Prompt ->
From the data below, please reproduce exactly everything from the line that contains "Genes G0..G4. Initial state: 01011" down to the line that contains "G4 := NOT G2", with both ends included.
▬▬▬
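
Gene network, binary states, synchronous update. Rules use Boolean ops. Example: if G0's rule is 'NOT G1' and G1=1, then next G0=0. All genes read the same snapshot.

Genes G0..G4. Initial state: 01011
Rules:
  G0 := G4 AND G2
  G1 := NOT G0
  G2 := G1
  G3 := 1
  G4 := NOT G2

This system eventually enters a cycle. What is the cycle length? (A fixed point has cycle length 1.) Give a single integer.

Step 0: 01011
Step 1: G0=G4&G2=1&0=0 G1=NOT G0=NOT 0=1 G2=G1=1 G3=1(const) G4=NOT G2=NOT 0=1 -> 01111
Step 2: G0=G4&G2=1&1=1 G1=NOT G0=NOT 0=1 G2=G1=1 G3=1(const) G4=NOT G2=NOT 1=0 -> 11110
Step 3: G0=G4&G2=0&1=0 G1=NOT G0=NOT 1=0 G2=G1=1 G3=1(const) G4=NOT G2=NOT 1=0 -> 00110
Step 4: G0=G4&G2=0&1=0 G1=NOT G0=NOT 0=1 G2=G1=0 G3=1(const) G4=NOT G2=NOT 1=0 -> 01010
Step 5: G0=G4&G2=0&0=0 G1=NOT G0=NOT 0=1 G2=G1=1 G3=1(const) G4=NOT G2=NOT 0=1 -> 01111
State from step 5 equals state from step 1 -> cycle length 4

Answer: 4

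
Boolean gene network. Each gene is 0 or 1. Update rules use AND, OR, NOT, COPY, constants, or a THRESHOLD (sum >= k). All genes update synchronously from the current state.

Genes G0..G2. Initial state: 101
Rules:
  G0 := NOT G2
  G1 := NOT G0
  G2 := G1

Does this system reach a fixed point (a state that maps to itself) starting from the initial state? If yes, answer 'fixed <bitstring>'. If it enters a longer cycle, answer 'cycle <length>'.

Answer: cycle 3

Derivation:
Step 0: 101
Step 1: G0=NOT G2=NOT 1=0 G1=NOT G0=NOT 1=0 G2=G1=0 -> 000
Step 2: G0=NOT G2=NOT 0=1 G1=NOT G0=NOT 0=1 G2=G1=0 -> 110
Step 3: G0=NOT G2=NOT 0=1 G1=NOT G0=NOT 1=0 G2=G1=1 -> 101
Cycle of length 3 starting at step 0 -> no fixed point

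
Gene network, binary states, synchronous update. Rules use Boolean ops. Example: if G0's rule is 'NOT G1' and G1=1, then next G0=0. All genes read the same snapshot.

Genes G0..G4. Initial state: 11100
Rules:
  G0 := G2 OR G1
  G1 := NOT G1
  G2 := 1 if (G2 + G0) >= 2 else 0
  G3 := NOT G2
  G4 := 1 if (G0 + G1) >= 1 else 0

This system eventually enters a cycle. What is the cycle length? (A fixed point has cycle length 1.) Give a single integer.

Answer: 2

Derivation:
Step 0: 11100
Step 1: G0=G2|G1=1|1=1 G1=NOT G1=NOT 1=0 G2=(1+1>=2)=1 G3=NOT G2=NOT 1=0 G4=(1+1>=1)=1 -> 10101
Step 2: G0=G2|G1=1|0=1 G1=NOT G1=NOT 0=1 G2=(1+1>=2)=1 G3=NOT G2=NOT 1=0 G4=(1+0>=1)=1 -> 11101
Step 3: G0=G2|G1=1|1=1 G1=NOT G1=NOT 1=0 G2=(1+1>=2)=1 G3=NOT G2=NOT 1=0 G4=(1+1>=1)=1 -> 10101
State from step 3 equals state from step 1 -> cycle length 2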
▬▬▬
Exercise result ->
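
Genes G0..G4. Initial state: 01011
Rules:
  G0 := G4 AND G2
  G1 := NOT G0
  G2 := G1
  G3 := 1
  G4 := NOT G2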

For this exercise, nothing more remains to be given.